--- Records ---
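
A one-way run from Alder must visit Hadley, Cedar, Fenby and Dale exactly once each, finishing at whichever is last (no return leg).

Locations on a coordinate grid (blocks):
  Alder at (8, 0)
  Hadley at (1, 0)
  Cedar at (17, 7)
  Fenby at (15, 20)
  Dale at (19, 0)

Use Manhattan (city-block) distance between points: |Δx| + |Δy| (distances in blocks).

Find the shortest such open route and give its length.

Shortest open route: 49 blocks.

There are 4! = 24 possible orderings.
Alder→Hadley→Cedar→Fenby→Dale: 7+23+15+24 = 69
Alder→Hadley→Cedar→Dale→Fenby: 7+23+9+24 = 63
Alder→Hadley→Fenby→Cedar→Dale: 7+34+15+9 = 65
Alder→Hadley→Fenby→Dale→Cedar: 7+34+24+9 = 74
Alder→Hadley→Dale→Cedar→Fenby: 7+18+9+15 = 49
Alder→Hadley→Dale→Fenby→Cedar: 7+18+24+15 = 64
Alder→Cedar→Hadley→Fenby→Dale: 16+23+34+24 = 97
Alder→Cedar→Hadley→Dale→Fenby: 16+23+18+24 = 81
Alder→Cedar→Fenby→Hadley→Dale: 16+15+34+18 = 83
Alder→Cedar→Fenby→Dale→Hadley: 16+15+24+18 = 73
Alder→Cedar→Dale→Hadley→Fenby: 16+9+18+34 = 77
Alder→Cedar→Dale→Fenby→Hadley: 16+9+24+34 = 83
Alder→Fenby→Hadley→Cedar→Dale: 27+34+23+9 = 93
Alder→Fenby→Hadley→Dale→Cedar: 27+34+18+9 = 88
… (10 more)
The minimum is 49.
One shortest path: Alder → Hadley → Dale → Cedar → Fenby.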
---
--- Records ---
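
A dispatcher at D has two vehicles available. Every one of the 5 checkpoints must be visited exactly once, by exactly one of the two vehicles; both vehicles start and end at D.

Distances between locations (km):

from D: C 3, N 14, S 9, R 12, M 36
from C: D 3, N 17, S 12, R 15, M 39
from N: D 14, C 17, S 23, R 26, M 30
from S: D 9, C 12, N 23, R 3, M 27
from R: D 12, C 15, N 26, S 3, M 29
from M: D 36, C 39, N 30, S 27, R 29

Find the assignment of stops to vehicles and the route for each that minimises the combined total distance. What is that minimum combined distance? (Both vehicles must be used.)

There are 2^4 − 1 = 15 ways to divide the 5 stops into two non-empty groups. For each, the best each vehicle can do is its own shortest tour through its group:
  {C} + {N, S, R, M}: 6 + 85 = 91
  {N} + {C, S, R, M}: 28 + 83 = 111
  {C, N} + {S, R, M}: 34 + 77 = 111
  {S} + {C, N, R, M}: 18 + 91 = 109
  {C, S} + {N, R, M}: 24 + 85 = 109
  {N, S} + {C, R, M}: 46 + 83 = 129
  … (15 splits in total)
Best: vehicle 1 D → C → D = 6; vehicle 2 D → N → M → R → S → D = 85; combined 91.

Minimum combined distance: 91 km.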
---
Task: Go through the material above and report each line containing "once".

Written solution:
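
A one-way run from Alder must visit Hadley, Cedar, Fenby and Dale exactly once each, finishing at whichever is last (no return leg).
A dispatcher at D has two vehicles available. Every one of the 5 checkpoints must be visited exactly once, by exactly one of the two vehicles; both vehicles start and end at D.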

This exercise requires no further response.